● **Action item**:
Locate every line below that contains the word "next" and copy it.
# # # #
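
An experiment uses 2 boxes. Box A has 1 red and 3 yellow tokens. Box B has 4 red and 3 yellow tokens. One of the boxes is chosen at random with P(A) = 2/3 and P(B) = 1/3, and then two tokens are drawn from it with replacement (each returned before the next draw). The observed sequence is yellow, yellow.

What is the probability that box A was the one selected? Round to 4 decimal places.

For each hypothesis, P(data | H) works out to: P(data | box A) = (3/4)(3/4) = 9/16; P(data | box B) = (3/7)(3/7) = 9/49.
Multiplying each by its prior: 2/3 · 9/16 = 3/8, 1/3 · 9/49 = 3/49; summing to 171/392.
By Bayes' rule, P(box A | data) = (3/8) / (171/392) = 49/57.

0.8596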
# # # #
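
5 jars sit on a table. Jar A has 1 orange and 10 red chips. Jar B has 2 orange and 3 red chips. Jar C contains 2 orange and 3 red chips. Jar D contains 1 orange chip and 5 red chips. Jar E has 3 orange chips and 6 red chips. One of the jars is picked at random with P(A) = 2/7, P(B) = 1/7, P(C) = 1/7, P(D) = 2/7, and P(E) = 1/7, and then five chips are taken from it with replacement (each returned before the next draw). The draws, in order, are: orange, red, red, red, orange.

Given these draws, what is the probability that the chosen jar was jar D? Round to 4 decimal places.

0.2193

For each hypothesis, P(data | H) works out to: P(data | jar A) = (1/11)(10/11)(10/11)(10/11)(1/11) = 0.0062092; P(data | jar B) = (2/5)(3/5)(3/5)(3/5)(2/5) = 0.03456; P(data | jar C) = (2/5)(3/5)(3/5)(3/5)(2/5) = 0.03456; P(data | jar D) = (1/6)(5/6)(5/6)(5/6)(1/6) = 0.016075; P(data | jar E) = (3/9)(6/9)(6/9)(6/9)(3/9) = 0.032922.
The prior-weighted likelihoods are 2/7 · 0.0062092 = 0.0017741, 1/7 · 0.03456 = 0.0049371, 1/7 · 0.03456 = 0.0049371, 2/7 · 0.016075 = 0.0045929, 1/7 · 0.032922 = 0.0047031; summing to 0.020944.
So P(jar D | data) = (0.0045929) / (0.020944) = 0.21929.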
# # # #
● **Final answer**:
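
An experiment uses 2 boxes. Box A has 1 red and 3 yellow tokens. Box B has 4 red and 3 yellow tokens. One of the boxes is chosen at random with P(A) = 2/3 and P(B) = 1/3, and then two tokens are drawn from it with replacement (each returned before the next draw). The observed sequence is yellow, yellow.
5 jars sit on a table. Jar A has 1 orange and 10 red chips. Jar B has 2 orange and 3 red chips. Jar C contains 2 orange and 3 red chips. Jar D contains 1 orange chip and 5 red chips. Jar E has 3 orange chips and 6 red chips. One of the jars is picked at random with P(A) = 2/7, P(B) = 1/7, P(C) = 1/7, P(D) = 2/7, and P(E) = 1/7, and then five chips are taken from it with replacement (each returned before the next draw). The draws, in order, are: orange, red, red, red, orange.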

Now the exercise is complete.